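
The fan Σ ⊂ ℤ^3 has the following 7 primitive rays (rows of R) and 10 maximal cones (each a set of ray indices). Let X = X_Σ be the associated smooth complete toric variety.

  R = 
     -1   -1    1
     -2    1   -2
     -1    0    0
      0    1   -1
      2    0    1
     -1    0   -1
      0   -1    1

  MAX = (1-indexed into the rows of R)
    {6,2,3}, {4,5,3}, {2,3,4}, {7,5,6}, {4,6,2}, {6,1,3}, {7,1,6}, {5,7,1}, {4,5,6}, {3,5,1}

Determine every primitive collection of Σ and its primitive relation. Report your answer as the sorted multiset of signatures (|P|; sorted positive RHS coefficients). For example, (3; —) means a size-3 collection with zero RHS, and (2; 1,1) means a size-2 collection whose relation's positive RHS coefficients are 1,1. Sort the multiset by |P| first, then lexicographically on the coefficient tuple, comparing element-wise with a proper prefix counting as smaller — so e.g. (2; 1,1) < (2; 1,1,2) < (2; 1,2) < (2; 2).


9 collections generate NE(X_Σ); each relation:

  • {4,7}:  v_{4} + v_{7} = 0 — sig = (2; —)
  • {1,4}:  v_{1} + v_{4} = v_{3} — sig = (2; 1)
  • {2,5}:  v_{2} + v_{5} = v_{4} — sig = (2; 1)
  • {3,7}:  v_{3} + v_{7} = v_{1} — sig = (2; 1)
  • {2,7}:  v_{2} + v_{7} = v_{3} + v_{6} — sig = (2; 1,1)
  • {1,2}:  v_{1} + v_{2} = 2·v_{3} + v_{6} — sig = (2; 1,2)
  • {3,5,6}:  v_{3} + v_{5} + v_{6} = 0 — sig = (3; —)
  • {1,5,6}:  v_{1} + v_{5} + v_{6} = v_{7} — sig = (3; 1)
  • {3,4,6}:  v_{3} + v_{4} + v_{6} = v_{2} — sig = (3; 1)

Signatures (|P|; sorted positive RHS coefficients), sorted:
    |P|=2: 6 collections, coeffs (), (1), (1), (1), (1,1), (1,2)
    |P|=3: 3 collections, coeffs (), (1), (1)


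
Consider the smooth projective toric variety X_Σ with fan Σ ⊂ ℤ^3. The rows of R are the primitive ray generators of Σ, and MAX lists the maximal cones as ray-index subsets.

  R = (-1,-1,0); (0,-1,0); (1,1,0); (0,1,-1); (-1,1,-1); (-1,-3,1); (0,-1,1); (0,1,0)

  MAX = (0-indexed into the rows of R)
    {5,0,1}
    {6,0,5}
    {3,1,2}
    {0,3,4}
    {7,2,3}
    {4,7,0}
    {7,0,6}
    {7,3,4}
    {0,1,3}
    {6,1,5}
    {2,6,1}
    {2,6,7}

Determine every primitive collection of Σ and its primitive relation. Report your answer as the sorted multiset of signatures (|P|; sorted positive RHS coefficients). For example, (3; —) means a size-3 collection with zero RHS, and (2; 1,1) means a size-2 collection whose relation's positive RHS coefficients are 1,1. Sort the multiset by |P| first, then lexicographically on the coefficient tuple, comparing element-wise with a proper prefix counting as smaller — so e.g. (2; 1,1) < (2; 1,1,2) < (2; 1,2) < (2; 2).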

▶ Assignment:
Every word of every entry must be returned as it appears.

▶ Solution to this problem:
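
The fan Σ ⊂ ℤ^3 has the following 7 primitive rays (rows of R) and 10 maximal cones (each a set of ray indices). Let X = X_Σ be the associated smooth complete toric variety.

  R = 
     -1   -1    1
     -2    1   -2
     -1    0    0
      0    1   -1
      2    0    1
     -1    0   -1
      0   -1    1

  MAX = (1-indexed into the rows of R)
    {6,2,3}, {4,5,3}, {2,3,4}, {7,5,6}, {4,6,2}, {6,1,3}, {7,1,6}, {5,7,1}, {4,5,6}, {3,5,1}

Determine every primitive collection of Σ and its primitive relation. Report your answer as the sorted multiset of signatures (|P|; sorted positive RHS coefficients). For example, (3; —) means a size-3 collection with zero RHS, and (2; 1,1) means a size-2 collection whose relation's positive RHS coefficients are 1,1. Sort the multiset by |P| first, then lexicographically on the coefficient tuple, comparing element-wise with a proper prefix counting as smaller — so e.g. (2; 1,1) < (2; 1,1,2) < (2; 1,2) < (2; 2).


9 collections generate NE(X_Σ); each relation:

  • {4,7}:  v_{4} + v_{7} = 0 — sig = (2; —)
  • {1,4}:  v_{1} + v_{4} = v_{3} — sig = (2; 1)
  • {2,5}:  v_{2} + v_{5} = v_{4} — sig = (2; 1)
  • {3,7}:  v_{3} + v_{7} = v_{1} — sig = (2; 1)
  • {2,7}:  v_{2} + v_{7} = v_{3} + v_{6} — sig = (2; 1,1)
  • {1,2}:  v_{1} + v_{2} = 2·v_{3} + v_{6} — sig = (2; 1,2)
  • {3,5,6}:  v_{3} + v_{5} + v_{6} = 0 — sig = (3; —)
  • {1,5,6}:  v_{1} + v_{5} + v_{6} = v_{7} — sig = (3; 1)
  • {3,4,6}:  v_{3} + v_{4} + v_{6} = v_{2} — sig = (3; 1)

Signatures (|P|; sorted positive RHS coefficients), sorted:
    |P|=2: 6 collections, coeffs (), (1), (1), (1), (1,1), (1,2)
    |P|=3: 3 collections, coeffs (), (1), (1)


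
Consider the smooth projective toric variety X_Σ with fan Σ ⊂ ℤ^3. The rows of R are the primitive ray generators of Σ, and MAX lists the maximal cones as ray-index subsets.

  R = (-1,-1,0); (0,-1,0); (1,1,0); (0,1,-1); (-1,1,-1); (-1,-3,1); (0,-1,1); (0,1,0)

  MAX = (0-indexed into the rows of R)
    {5,0,1}
    {6,0,5}
    {3,1,2}
    {0,3,4}
    {7,2,3}
    {4,7,0}
    {7,0,6}
    {7,3,4}
    {0,1,3}
    {6,1,5}
    {2,6,1}
    {2,6,7}

Determine every primitive collection of Σ and its primitive relation. Report your answer as the sorted multiset of signatures (|P|; sorted positive RHS coefficients). For example, (3; —) means a size-3 collection with zero RHS, and (2; 1,1) means a size-2 collection whose relation's positive RHS coefficients are 1,1. Sort the multiset by |P| first, then lexicographically on the coefficient tuple, comparing element-wise with a proper prefix counting as smaller — so e.g. (2; 1,1) < (2; 1,1,2) < (2; 1,2) < (2; 2).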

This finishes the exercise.